Once you reach the line containing "The melody D4", copy it and every line after it exactly, through the end of the data below.

DATA SUPPLIED:
Content starts

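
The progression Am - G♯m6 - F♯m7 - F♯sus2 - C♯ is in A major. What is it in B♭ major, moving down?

Bbm Am6 Gm7 Gsus2 D

A major down to B♭ major is a major seventh; each chord root moves by that interval while the quality stays the same.
Am: root A down a major seventh → Bb, giving Bbm.
G♯m6: root G♯ down a major seventh → A, giving Am6.
F♯m7: root F♯ down a major seventh → G, giving Gm7.
F♯sus2: root F♯ down a major seventh → G, giving Gsus2.
C♯: root C♯ down a major seventh → D, giving D.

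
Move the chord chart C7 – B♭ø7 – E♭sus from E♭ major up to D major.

E♭ major up to D major is a major seventh; each chord root moves by that interval while the quality stays the same.
C7: root C up a major seventh → B, giving B7.
B♭ø7: root B♭ up a major seventh → A, giving Aø7.
E♭sus: root E♭ up a major seventh → D, giving Dsus.

B7 Aø7 Dsus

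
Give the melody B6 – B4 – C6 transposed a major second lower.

B6: a second down reaches A, and 2 semitones makes it A6.
B4 down a major second is A4.
A major second down from C6 gives Bb5.

A6 A4 Bb5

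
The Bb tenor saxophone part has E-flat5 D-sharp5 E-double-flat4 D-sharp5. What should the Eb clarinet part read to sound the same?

Bb3 A#3 Bbb2 A#3

First find concert pitch: the Bb tenor saxophone sounds a major ninth below written, so E-flat5 D-sharp5 E-double-flat4 D-sharp5 sounds Db4 C#4 Dbb3 C#4.
Then write for Eb clarinet: it sounds a minor third above written, so the part must be a minor third below concert.
Db4 → Bb3
C#4 → A#3
Dbb3 → Bbb2
C#4 → A#3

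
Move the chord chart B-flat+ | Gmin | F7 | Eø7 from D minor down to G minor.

Eb+ Cmin Bb7 Aø7

D minor down to G minor is a perfect fifth; each chord root moves by that interval while the quality stays the same.
B-flat+: root B-flat down a perfect fifth → Eb, giving Eb+.
Gmin: root G down a perfect fifth → C, giving Cmin.
F7: root F down a perfect fifth → Bb, giving Bb7.
Eø7: root E down a perfect fifth → A, giving Aø7.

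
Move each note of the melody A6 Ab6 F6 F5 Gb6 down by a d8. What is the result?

A#5 A5 F#5 F#4 G5

A6 -> A#5
Ab6 -> A5
F6 -> F#5
F5 -> F#4
Gb6 -> G5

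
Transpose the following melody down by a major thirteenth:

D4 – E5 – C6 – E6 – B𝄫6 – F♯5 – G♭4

F2 G3 Eb4 G4 Dbb5 A3 Bbb2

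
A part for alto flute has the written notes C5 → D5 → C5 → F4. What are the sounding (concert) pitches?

The alto flute sounds a perfect fourth below written, so transpose each written note down a perfect fourth.
C5 to G4
D5 to A4
C5 to G4
F4 to C4

G4 A4 G4 C4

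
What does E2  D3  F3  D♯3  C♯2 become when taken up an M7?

D#3 C#4 E4 C##4 B#2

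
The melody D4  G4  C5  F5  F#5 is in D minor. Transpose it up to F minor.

From D up to F is a minor third; apply that to each pitch.
D4 becomes F4
G4 becomes Bb4
C5 becomes Eb5
F5 becomes Ab5
F#5 becomes A5

F4 Bb4 Eb5 Ab5 A5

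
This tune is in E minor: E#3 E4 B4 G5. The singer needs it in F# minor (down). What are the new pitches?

F##2 F#3 C#4 A4

From E down to F# is a minor seventh; apply that to each pitch.
E#3 to F##2
E4 to F#3
B4 to C#4
G5 to A4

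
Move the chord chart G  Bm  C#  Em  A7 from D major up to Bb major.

Eb Gm A Cm F7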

Content ends

TASK RESPONSE:
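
The melody D4  G4  C5  F5  F#5 is in D minor. Transpose it up to F minor.

From D up to F is a minor third; apply that to each pitch.
D4 becomes F4
G4 becomes Bb4
C5 becomes Eb5
F5 becomes Ab5
F#5 becomes A5

F4 Bb4 Eb5 Ab5 A5

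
This tune is in E minor: E#3 E4 B4 G5. The singer needs it in F# minor (down). What are the new pitches?

F##2 F#3 C#4 A4

From E down to F# is a minor seventh; apply that to each pitch.
E#3 to F##2
E4 to F#3
B4 to C#4
G5 to A4

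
Move the chord chart G  Bm  C#  Em  A7 from D major up to Bb major.

Eb Gm A Cm F7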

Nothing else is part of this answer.